#### What is expected:
Your task is to reproduce exactly the lines from the line with "A transformer with" through the end of the records below.

■ ■ ■ ■ ■

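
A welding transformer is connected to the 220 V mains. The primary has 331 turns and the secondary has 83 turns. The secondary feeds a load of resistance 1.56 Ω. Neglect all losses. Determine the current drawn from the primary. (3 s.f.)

I_p ≈ 8.87 A

V_s = V_p × N_s/N_p = 220 × 83/331 = 55.166 V.
I_s = V_s/R = 55.166/1.56 = 35.363 A.
For an ideal transformer I_p N_p = I_s N_s, so I_p = 35.363 × 83/331 = 8.87 A.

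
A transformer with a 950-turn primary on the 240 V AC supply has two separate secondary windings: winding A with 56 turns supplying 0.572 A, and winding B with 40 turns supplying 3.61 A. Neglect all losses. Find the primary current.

I_p ≈ 0.186 A

V_A = 240 × 56/950 = 14.147 V; V_B = 240 × 40/950 = 10.105 V.
P_out = V_A I_A + V_B I_B = 14.147×0.572 + 10.105×3.61 = 8.0923 + 36.480 = 44.572 W.
Ideal ⇒ P_in = P_out, so I_p = P_out/V_p = 44.572/240 = 0.186 A.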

■ ■ ■ ■ ■

#### Solution to this task:
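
A transformer with a 950-turn primary on the 240 V AC supply has two separate secondary windings: winding A with 56 turns supplying 0.572 A, and winding B with 40 turns supplying 3.61 A. Neglect all losses. Find the primary current.

I_p ≈ 0.186 A

V_A = 240 × 56/950 = 14.147 V; V_B = 240 × 40/950 = 10.105 V.
P_out = V_A I_A + V_B I_B = 14.147×0.572 + 10.105×3.61 = 8.0923 + 36.480 = 44.572 W.
Ideal ⇒ P_in = P_out, so I_p = P_out/V_p = 44.572/240 = 0.186 A.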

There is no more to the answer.